» Exercise requirements
Transcribe the data that follows, exactly and in full.

» Entries shown

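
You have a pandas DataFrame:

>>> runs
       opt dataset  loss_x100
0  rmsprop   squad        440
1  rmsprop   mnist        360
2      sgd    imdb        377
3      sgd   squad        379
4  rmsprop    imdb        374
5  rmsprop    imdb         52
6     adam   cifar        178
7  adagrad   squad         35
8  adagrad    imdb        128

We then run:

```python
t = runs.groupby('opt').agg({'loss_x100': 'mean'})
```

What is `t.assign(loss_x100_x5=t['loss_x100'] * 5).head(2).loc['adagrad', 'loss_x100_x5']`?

group by opt, mean of loss_x100:
         loss_x100
opt               
adagrad       81.5
adam         178.0
rmsprop      306.5
sgd          378.0
add column loss_x100_x5 = t['loss_x100'] * 5:
         loss_x100  loss_x100_x5
opt                             
adagrad       81.5         407.5
adam         178.0         890.0
rmsprop      306.5        1532.5
sgd          378.0        1890.0
take first 2 rows:
         loss_x100  loss_x100_x5
opt                             
adagrad       81.5         407.5
adam         178.0         890.0
Hence 407.5.

407.5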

» Task answer
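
You have a pandas DataFrame:

>>> runs
       opt dataset  loss_x100
0  rmsprop   squad        440
1  rmsprop   mnist        360
2      sgd    imdb        377
3      sgd   squad        379
4  rmsprop    imdb        374
5  rmsprop    imdb         52
6     adam   cifar        178
7  adagrad   squad         35
8  adagrad    imdb        128

We then run:

```python
t = runs.groupby('opt').agg({'loss_x100': 'mean'})
```

What is `t.assign(loss_x100_x5=t['loss_x100'] * 5).head(2).loc['adagrad', 'loss_x100_x5']`?

group by opt, mean of loss_x100:
         loss_x100
opt               
adagrad       81.5
adam         178.0
rmsprop      306.5
sgd          378.0
add column loss_x100_x5 = t['loss_x100'] * 5:
         loss_x100  loss_x100_x5
opt                             
adagrad       81.5         407.5
adam         178.0         890.0
rmsprop      306.5        1532.5
sgd          378.0        1890.0
take first 2 rows:
         loss_x100  loss_x100_x5
opt                             
adagrad       81.5         407.5
adam         178.0         890.0
Hence 407.5.

407.5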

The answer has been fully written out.